DESCRIPTION OF THE TASK: Below are some records. Repeat exactly the lines from the one containing "139.144.192.0/20 via 13.123.171.228" through the final line.

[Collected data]
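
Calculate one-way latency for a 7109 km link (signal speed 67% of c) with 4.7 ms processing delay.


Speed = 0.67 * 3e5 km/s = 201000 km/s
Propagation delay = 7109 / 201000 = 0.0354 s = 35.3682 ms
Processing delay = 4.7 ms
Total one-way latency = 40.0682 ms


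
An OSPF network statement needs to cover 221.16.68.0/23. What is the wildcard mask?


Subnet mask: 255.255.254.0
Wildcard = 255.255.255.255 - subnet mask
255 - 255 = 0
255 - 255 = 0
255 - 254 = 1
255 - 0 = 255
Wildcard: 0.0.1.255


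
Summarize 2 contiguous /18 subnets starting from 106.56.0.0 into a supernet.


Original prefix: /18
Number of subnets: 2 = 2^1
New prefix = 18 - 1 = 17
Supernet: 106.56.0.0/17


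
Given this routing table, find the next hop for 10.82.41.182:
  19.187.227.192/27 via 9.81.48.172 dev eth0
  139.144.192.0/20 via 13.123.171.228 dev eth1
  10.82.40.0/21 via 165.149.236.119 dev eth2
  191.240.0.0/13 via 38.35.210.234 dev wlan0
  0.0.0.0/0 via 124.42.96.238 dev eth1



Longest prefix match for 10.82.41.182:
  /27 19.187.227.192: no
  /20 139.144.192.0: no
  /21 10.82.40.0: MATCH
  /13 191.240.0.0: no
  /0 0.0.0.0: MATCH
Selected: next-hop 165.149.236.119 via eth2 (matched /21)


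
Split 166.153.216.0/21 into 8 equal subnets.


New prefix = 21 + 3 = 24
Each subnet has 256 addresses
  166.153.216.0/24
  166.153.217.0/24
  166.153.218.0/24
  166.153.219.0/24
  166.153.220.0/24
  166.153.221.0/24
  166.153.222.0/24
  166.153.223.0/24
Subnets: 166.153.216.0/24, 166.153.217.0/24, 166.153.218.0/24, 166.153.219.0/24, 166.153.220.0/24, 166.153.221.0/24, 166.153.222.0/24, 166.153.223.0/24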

ANSWER SECTION:
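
  139.144.192.0/20 via 13.123.171.228 dev eth1
  10.82.40.0/21 via 165.149.236.119 dev eth2
  191.240.0.0/13 via 38.35.210.234 dev wlan0
  0.0.0.0/0 via 124.42.96.238 dev eth1



Longest prefix match for 10.82.41.182:
  /27 19.187.227.192: no
  /20 139.144.192.0: no
  /21 10.82.40.0: MATCH
  /13 191.240.0.0: no
  /0 0.0.0.0: MATCH
Selected: next-hop 165.149.236.119 via eth2 (matched /21)


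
Split 166.153.216.0/21 into 8 equal subnets.


New prefix = 21 + 3 = 24
Each subnet has 256 addresses
  166.153.216.0/24
  166.153.217.0/24
  166.153.218.0/24
  166.153.219.0/24
  166.153.220.0/24
  166.153.221.0/24
  166.153.222.0/24
  166.153.223.0/24
Subnets: 166.153.216.0/24, 166.153.217.0/24, 166.153.218.0/24, 166.153.219.0/24, 166.153.220.0/24, 166.153.221.0/24, 166.153.222.0/24, 166.153.223.0/24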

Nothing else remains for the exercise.